#### [Brief]
Copy each line of the material beneath that holds the word "diatom".
====== Data shown
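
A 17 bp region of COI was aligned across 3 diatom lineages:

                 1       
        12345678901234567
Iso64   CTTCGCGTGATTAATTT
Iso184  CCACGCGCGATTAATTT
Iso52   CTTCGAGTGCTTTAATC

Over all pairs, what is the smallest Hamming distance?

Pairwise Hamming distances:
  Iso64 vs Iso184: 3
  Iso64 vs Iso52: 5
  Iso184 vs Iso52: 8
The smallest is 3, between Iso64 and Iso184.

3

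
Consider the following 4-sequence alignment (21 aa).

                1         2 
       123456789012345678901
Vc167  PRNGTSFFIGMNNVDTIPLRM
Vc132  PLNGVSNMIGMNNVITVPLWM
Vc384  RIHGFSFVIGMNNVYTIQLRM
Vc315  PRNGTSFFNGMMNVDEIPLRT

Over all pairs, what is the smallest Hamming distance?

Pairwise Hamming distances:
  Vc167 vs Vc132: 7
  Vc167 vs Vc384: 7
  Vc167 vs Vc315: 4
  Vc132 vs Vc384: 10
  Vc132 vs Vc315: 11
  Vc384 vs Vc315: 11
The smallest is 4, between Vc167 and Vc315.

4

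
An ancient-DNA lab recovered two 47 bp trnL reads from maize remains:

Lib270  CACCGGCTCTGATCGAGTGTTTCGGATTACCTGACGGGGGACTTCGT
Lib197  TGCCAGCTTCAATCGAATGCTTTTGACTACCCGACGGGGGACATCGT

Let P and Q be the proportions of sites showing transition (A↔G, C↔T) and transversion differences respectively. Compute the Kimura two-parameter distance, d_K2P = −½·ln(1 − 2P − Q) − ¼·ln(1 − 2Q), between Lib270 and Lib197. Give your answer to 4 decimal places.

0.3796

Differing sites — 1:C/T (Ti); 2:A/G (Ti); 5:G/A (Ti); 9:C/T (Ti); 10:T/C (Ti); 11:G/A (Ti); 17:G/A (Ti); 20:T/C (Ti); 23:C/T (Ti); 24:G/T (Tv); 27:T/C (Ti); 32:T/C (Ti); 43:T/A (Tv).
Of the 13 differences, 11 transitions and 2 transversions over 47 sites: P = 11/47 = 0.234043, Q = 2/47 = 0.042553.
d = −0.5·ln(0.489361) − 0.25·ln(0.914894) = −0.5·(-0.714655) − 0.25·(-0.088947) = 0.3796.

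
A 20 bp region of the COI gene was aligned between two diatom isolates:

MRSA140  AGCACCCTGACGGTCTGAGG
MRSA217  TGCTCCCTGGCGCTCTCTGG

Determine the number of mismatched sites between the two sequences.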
============
====== Data shown
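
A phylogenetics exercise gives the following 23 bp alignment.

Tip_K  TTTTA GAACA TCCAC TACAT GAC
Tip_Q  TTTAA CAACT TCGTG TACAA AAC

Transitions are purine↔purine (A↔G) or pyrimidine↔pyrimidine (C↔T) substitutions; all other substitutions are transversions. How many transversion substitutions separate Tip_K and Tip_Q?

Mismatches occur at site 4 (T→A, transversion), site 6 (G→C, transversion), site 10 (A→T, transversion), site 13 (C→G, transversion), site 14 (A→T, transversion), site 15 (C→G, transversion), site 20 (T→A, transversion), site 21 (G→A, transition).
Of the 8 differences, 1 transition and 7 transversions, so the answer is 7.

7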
============
====== Data shown
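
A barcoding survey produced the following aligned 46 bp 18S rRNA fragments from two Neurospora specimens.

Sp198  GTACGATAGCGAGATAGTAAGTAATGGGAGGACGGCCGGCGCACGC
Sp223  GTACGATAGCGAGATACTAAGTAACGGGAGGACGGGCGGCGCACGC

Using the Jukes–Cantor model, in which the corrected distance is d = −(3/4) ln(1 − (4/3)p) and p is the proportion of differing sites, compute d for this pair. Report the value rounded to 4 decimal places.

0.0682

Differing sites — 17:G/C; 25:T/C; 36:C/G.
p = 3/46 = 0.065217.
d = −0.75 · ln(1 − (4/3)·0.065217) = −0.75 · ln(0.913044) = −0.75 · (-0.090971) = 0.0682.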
============
#### [Response to the task]
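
A 17 bp region of COI was aligned across 3 diatom lineages:
A 20 bp region of the COI gene was aligned between two diatom isolates: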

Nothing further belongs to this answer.